═════ DATA FOR ANALYSIS
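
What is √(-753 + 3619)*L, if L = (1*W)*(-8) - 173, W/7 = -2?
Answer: -61*√2866 ≈ -3265.6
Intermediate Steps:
W = -14 (W = 7*(-2) = -14)
L = -61 (L = (1*(-14))*(-8) - 173 = -14*(-8) - 173 = 112 - 173 = -61)
√(-753 + 3619)*L = √(-753 + 3619)*(-61) = √2866*(-61) = -61*√2866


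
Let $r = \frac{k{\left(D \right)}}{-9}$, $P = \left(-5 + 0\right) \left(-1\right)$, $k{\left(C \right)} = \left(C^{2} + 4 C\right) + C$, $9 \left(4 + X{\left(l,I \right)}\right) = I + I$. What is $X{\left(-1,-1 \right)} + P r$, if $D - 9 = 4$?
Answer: $- \frac{1208}{9} \approx -134.22$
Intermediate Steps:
$D = 13$ ($D = 9 + 4 = 13$)
$X{\left(l,I \right)} = -4 + \frac{2 I}{9}$ ($X{\left(l,I \right)} = -4 + \frac{I + I}{9} = -4 + \frac{2 I}{9}$)
$k{\left(C \right)} = C^{2} + 5 C$
$P = 5$ ($P = \left(-5\right) \left(-1\right) = 5$)
$r = -26$ ($r = \frac{13 \left(5 + 13\right)}{-9} = 13 \cdot 18 \left(- \frac{1}{9}\right) = 234 \left(- \frac{1}{9}\right) = -26$)
$X{\left(-1,-1 \right)} + P r = \left(-4 + \frac{2}{9} \left(-1\right)\right) + 5 \left(-26\right) = \left(-4 - \frac{2}{9}\right) - 130 = - \frac{38}{9} - 130 = - \frac{1208}{9}$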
══════════
YOUR OBJECTIVE |
Give the number of lines that hold the word "What" in these records, with nothing added.

PROBLEM SOLUTION |
2